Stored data
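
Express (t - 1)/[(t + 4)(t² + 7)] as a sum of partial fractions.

At t=-4: P = (1·(-4) - 1)/((-4)² + 7) = -5/23. Q = -P = 5/23, R = 1 - (-4)·P = 3/23
Result: (-5/23)/(t + 4) + ((5/23)t + 3/23)/(t² + 7)


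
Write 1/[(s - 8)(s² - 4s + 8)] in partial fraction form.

Cover-up at s = 8: A = 1/(8² - 4·8 + 8) = 1/40. Then B = -A = -1/40, C = -A·(-4 + 8) = -1/10
Result: (1/40)/(s - 8) - ((1/40)s + 1/10)/(s² - 4s + 8)


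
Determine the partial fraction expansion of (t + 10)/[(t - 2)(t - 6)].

At t=2: A = (1·2 + 10)/(2 - 6) = -3. At t=6: B = (1·6 + 10)/(6 - 2) = 4
Result: -3/(t - 2) + 4/(t - 6)


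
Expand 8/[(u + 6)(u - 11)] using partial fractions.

8/(u + 6)(u - 11) = α/(u + 6) + β/(u - 11). α = 8/(-6 - 11) = -8/17, β = 8/(11 + 6) = 8/17
Result: (-8/17)/(u + 6) + (8/17)/(u - 11)


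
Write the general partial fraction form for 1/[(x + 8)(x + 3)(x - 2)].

Three distinct linear factors: α/(x + 8) + β/(x + 3) + γ/(x - 2)


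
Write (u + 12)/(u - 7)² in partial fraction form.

(u + 12) = P(u - 7) + Q. At u = 7: Q = 1·7 + 12 = 19. Coeff of u: P = 1
Result: 1/(u - 7) + 19/(u - 7)²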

YOUR INSTRUCTIONS
Repeat the records verbatim, every one of them.

OUTPUT OF THE TASK
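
Express (t - 1)/[(t + 4)(t² + 7)] as a sum of partial fractions.

At t=-4: P = (1·(-4) - 1)/((-4)² + 7) = -5/23. Q = -P = 5/23, R = 1 - (-4)·P = 3/23
Result: (-5/23)/(t + 4) + ((5/23)t + 3/23)/(t² + 7)


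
Write 1/[(s - 8)(s² - 4s + 8)] in partial fraction form.

Cover-up at s = 8: A = 1/(8² - 4·8 + 8) = 1/40. Then B = -A = -1/40, C = -A·(-4 + 8) = -1/10
Result: (1/40)/(s - 8) - ((1/40)s + 1/10)/(s² - 4s + 8)


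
Determine the partial fraction expansion of (t + 10)/[(t - 2)(t - 6)].

At t=2: A = (1·2 + 10)/(2 - 6) = -3. At t=6: B = (1·6 + 10)/(6 - 2) = 4
Result: -3/(t - 2) + 4/(t - 6)


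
Expand 8/[(u + 6)(u - 11)] using partial fractions.

8/(u + 6)(u - 11) = α/(u + 6) + β/(u - 11). α = 8/(-6 - 11) = -8/17, β = 8/(11 + 6) = 8/17
Result: (-8/17)/(u + 6) + (8/17)/(u - 11)


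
Write the general partial fraction form for 1/[(x + 8)(x + 3)(x - 2)].

Three distinct linear factors: α/(x + 8) + β/(x + 3) + γ/(x - 2)


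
Write (u + 12)/(u - 7)² in partial fraction form.

(u + 12) = P(u - 7) + Q. At u = 7: Q = 1·7 + 12 = 19. Coeff of u: P = 1
Result: 1/(u - 7) + 19/(u - 7)²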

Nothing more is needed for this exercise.